### Instructions for the task
From the line with "In a Cartesian plane, let A, B, P, F" to the line with "Determine the exact coordinates of F.", retype every line exactly, including those two, and leave out the rest of the data below.

### Data
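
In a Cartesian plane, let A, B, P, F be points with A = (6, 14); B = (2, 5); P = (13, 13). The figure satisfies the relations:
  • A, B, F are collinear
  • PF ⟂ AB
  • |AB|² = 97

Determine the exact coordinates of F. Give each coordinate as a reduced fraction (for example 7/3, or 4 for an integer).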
==
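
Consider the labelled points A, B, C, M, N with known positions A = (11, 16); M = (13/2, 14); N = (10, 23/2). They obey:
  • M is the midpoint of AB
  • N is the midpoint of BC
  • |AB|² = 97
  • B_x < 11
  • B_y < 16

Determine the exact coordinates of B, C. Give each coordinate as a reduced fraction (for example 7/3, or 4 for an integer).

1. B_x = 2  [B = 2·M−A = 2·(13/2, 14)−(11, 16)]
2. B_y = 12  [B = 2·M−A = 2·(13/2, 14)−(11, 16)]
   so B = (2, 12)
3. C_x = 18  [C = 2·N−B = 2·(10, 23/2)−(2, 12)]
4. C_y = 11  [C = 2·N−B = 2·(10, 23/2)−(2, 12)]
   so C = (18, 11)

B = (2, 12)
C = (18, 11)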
--
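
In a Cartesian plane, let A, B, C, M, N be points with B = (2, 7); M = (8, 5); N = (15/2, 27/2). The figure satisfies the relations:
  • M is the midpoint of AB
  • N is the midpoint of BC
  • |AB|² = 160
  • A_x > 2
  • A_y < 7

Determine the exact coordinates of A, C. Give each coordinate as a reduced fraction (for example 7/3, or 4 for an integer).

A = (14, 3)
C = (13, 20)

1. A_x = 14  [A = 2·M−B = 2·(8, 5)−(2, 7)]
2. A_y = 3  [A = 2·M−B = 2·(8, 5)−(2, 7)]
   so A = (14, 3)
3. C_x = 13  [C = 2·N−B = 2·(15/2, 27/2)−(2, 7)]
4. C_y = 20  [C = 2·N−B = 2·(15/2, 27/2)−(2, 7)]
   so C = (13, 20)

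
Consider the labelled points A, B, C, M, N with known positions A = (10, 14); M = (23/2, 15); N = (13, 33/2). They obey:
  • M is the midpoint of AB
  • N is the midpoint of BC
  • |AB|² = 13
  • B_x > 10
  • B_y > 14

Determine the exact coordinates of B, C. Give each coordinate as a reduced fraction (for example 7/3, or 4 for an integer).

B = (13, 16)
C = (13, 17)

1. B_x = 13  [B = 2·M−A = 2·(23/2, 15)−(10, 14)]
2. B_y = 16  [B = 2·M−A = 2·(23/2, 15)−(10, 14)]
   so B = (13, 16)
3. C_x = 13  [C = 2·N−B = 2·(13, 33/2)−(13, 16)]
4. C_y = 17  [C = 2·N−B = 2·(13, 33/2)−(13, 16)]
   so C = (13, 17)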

### The answer
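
In a Cartesian plane, let A, B, P, F be points with A = (6, 14); B = (2, 5); P = (13, 13). The figure satisfies the relations:
  • A, B, F are collinear
  • PF ⟂ AB
  • |AB|² = 97

Determine the exact coordinates of F. Give each coordinate as a reduced fraction (for example 7/3, or 4 for an integer).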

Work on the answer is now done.